**The task:**
Print every line of the data word for word.

**Records shown:**
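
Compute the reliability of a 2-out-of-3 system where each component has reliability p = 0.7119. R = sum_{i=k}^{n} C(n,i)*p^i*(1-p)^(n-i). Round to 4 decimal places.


k = 2, n = 3, p = 0.7119
i=2: C(3,2)=3 * 0.7119^2 * 0.2881^1 = 0.438
i=3: C(3,3)=1 * 0.7119^3 * 0.2881^0 = 0.3608
R = sum of terms = 0.7988

0.7988


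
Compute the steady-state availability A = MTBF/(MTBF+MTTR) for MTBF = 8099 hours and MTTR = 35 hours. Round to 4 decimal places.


MTBF = 8099
MTTR = 35
MTBF + MTTR = 8134
A = 8099 / 8134
A = 0.9957

0.9957


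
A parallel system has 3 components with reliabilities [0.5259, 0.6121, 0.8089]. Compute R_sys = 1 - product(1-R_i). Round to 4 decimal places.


Components: [0.5259, 0.6121, 0.8089]
(1 - 0.5259) = 0.4741, running product = 0.4741
(1 - 0.6121) = 0.3879, running product = 0.1839
(1 - 0.8089) = 0.1911, running product = 0.0351
Product of (1-R_i) = 0.0351
R_sys = 1 - 0.0351 = 0.9649

0.9649


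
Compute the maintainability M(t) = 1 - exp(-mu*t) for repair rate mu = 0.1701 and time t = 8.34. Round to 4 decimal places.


mu = 0.1701, t = 8.34
mu * t = 0.1701 * 8.34 = 1.4186
exp(-1.4186) = 0.242
M(t) = 1 - 0.242
M(t) = 0.758

0.758


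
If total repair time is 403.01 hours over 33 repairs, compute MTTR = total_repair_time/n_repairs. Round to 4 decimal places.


total_repair_time = 403.01
n_repairs = 33
MTTR = 403.01 / 33
MTTR = 12.2124

12.2124


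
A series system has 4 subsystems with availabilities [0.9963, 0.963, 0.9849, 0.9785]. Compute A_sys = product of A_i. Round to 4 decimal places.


Subsystems: [0.9963, 0.963, 0.9849, 0.9785]
After subsystem 1 (A=0.9963): product = 0.9963
After subsystem 2 (A=0.963): product = 0.9594
After subsystem 3 (A=0.9849): product = 0.9449
After subsystem 4 (A=0.9785): product = 0.9246
A_sys = 0.9246

0.9246


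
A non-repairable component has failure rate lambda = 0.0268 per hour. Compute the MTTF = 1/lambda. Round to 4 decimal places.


lambda = 0.0268
MTTF = 1 / 0.0268
MTTF = 37.3134

37.3134


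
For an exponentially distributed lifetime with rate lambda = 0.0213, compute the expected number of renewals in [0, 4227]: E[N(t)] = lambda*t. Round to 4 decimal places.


lambda = 0.0213
t = 4227
E[N(t)] = lambda * t
E[N(t)] = 0.0213 * 4227
E[N(t)] = 90.0351

90.0351


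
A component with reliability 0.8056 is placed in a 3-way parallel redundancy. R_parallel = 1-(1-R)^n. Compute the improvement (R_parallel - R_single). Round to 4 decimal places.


R_single = 0.8056, n = 3
1 - R_single = 0.1944
(1 - R_single)^n = 0.1944^3 = 0.0073
R_parallel = 1 - 0.0073 = 0.9927
Improvement = 0.9927 - 0.8056
Improvement = 0.1871

0.1871


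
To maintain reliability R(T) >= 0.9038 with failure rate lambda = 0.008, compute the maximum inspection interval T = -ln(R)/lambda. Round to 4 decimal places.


R_target = 0.9038
lambda = 0.008
-ln(0.9038) = 0.1011
T = 0.1011 / 0.008
T = 12.6434

12.6434


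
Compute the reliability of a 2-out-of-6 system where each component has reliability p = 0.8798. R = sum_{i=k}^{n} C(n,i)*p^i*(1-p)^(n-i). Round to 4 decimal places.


k = 2, n = 6, p = 0.8798
i=2: C(6,2)=15 * 0.8798^2 * 0.1202^4 = 0.0024
i=3: C(6,3)=20 * 0.8798^3 * 0.1202^3 = 0.0237
i=4: C(6,4)=15 * 0.8798^4 * 0.1202^2 = 0.1298
i=5: C(6,5)=6 * 0.8798^5 * 0.1202^1 = 0.3802
i=6: C(6,6)=1 * 0.8798^6 * 0.1202^0 = 0.4638
R = sum of terms = 0.9999

0.9999


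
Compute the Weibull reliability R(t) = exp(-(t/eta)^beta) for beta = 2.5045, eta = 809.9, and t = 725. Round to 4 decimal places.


beta = 2.5045, eta = 809.9, t = 725
t/eta = 725 / 809.9 = 0.8952
(t/eta)^beta = 0.8952^2.5045 = 0.7578
R(t) = exp(-0.7578)
R(t) = 0.4687

0.4687


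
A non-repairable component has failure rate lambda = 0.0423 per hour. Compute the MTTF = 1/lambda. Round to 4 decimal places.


lambda = 0.0423
MTTF = 1 / 0.0423
MTTF = 23.6407

23.6407


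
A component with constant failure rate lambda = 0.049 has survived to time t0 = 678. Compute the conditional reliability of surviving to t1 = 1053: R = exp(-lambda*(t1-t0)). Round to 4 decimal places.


lambda = 0.049
t0 = 678, t1 = 1053
t1 - t0 = 375
lambda * (t1-t0) = 0.049 * 375 = 18.375
R = exp(-18.375)
R = 0.0

0.0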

**Reply to the task:**
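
Compute the reliability of a 2-out-of-3 system where each component has reliability p = 0.7119. R = sum_{i=k}^{n} C(n,i)*p^i*(1-p)^(n-i). Round to 4 decimal places.


k = 2, n = 3, p = 0.7119
i=2: C(3,2)=3 * 0.7119^2 * 0.2881^1 = 0.438
i=3: C(3,3)=1 * 0.7119^3 * 0.2881^0 = 0.3608
R = sum of terms = 0.7988

0.7988


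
Compute the steady-state availability A = MTBF/(MTBF+MTTR) for MTBF = 8099 hours and MTTR = 35 hours. Round to 4 decimal places.


MTBF = 8099
MTTR = 35
MTBF + MTTR = 8134
A = 8099 / 8134
A = 0.9957

0.9957


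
A parallel system has 3 components with reliabilities [0.5259, 0.6121, 0.8089]. Compute R_sys = 1 - product(1-R_i). Round to 4 decimal places.


Components: [0.5259, 0.6121, 0.8089]
(1 - 0.5259) = 0.4741, running product = 0.4741
(1 - 0.6121) = 0.3879, running product = 0.1839
(1 - 0.8089) = 0.1911, running product = 0.0351
Product of (1-R_i) = 0.0351
R_sys = 1 - 0.0351 = 0.9649

0.9649


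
Compute the maintainability M(t) = 1 - exp(-mu*t) for repair rate mu = 0.1701 and time t = 8.34. Round to 4 decimal places.


mu = 0.1701, t = 8.34
mu * t = 0.1701 * 8.34 = 1.4186
exp(-1.4186) = 0.242
M(t) = 1 - 0.242
M(t) = 0.758

0.758


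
If total repair time is 403.01 hours over 33 repairs, compute MTTR = total_repair_time/n_repairs. Round to 4 decimal places.


total_repair_time = 403.01
n_repairs = 33
MTTR = 403.01 / 33
MTTR = 12.2124

12.2124


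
A series system has 4 subsystems with availabilities [0.9963, 0.963, 0.9849, 0.9785]. Compute A_sys = product of A_i. Round to 4 decimal places.


Subsystems: [0.9963, 0.963, 0.9849, 0.9785]
After subsystem 1 (A=0.9963): product = 0.9963
After subsystem 2 (A=0.963): product = 0.9594
After subsystem 3 (A=0.9849): product = 0.9449
After subsystem 4 (A=0.9785): product = 0.9246
A_sys = 0.9246

0.9246


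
A non-repairable component has failure rate lambda = 0.0268 per hour. Compute the MTTF = 1/lambda. Round to 4 decimal places.


lambda = 0.0268
MTTF = 1 / 0.0268
MTTF = 37.3134

37.3134


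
For an exponentially distributed lifetime with rate lambda = 0.0213, compute the expected number of renewals in [0, 4227]: E[N(t)] = lambda*t. Round to 4 decimal places.


lambda = 0.0213
t = 4227
E[N(t)] = lambda * t
E[N(t)] = 0.0213 * 4227
E[N(t)] = 90.0351

90.0351


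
A component with reliability 0.8056 is placed in a 3-way parallel redundancy. R_parallel = 1-(1-R)^n. Compute the improvement (R_parallel - R_single). Round to 4 decimal places.


R_single = 0.8056, n = 3
1 - R_single = 0.1944
(1 - R_single)^n = 0.1944^3 = 0.0073
R_parallel = 1 - 0.0073 = 0.9927
Improvement = 0.9927 - 0.8056
Improvement = 0.1871

0.1871


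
To maintain reliability R(T) >= 0.9038 with failure rate lambda = 0.008, compute the maximum inspection interval T = -ln(R)/lambda. Round to 4 decimal places.


R_target = 0.9038
lambda = 0.008
-ln(0.9038) = 0.1011
T = 0.1011 / 0.008
T = 12.6434

12.6434


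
Compute the reliability of a 2-out-of-6 system where each component has reliability p = 0.8798. R = sum_{i=k}^{n} C(n,i)*p^i*(1-p)^(n-i). Round to 4 decimal places.


k = 2, n = 6, p = 0.8798
i=2: C(6,2)=15 * 0.8798^2 * 0.1202^4 = 0.0024
i=3: C(6,3)=20 * 0.8798^3 * 0.1202^3 = 0.0237
i=4: C(6,4)=15 * 0.8798^4 * 0.1202^2 = 0.1298
i=5: C(6,5)=6 * 0.8798^5 * 0.1202^1 = 0.3802
i=6: C(6,6)=1 * 0.8798^6 * 0.1202^0 = 0.4638
R = sum of terms = 0.9999

0.9999


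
Compute the Weibull reliability R(t) = exp(-(t/eta)^beta) for beta = 2.5045, eta = 809.9, and t = 725. Round to 4 decimal places.


beta = 2.5045, eta = 809.9, t = 725
t/eta = 725 / 809.9 = 0.8952
(t/eta)^beta = 0.8952^2.5045 = 0.7578
R(t) = exp(-0.7578)
R(t) = 0.4687

0.4687


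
A non-repairable component has failure rate lambda = 0.0423 per hour. Compute the MTTF = 1/lambda. Round to 4 decimal places.


lambda = 0.0423
MTTF = 1 / 0.0423
MTTF = 23.6407

23.6407


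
A component with constant failure rate lambda = 0.049 has survived to time t0 = 678. Compute the conditional reliability of surviving to t1 = 1053: R = exp(-lambda*(t1-t0)). Round to 4 decimal places.


lambda = 0.049
t0 = 678, t1 = 1053
t1 - t0 = 375
lambda * (t1-t0) = 0.049 * 375 = 18.375
R = exp(-18.375)
R = 0.0

0.0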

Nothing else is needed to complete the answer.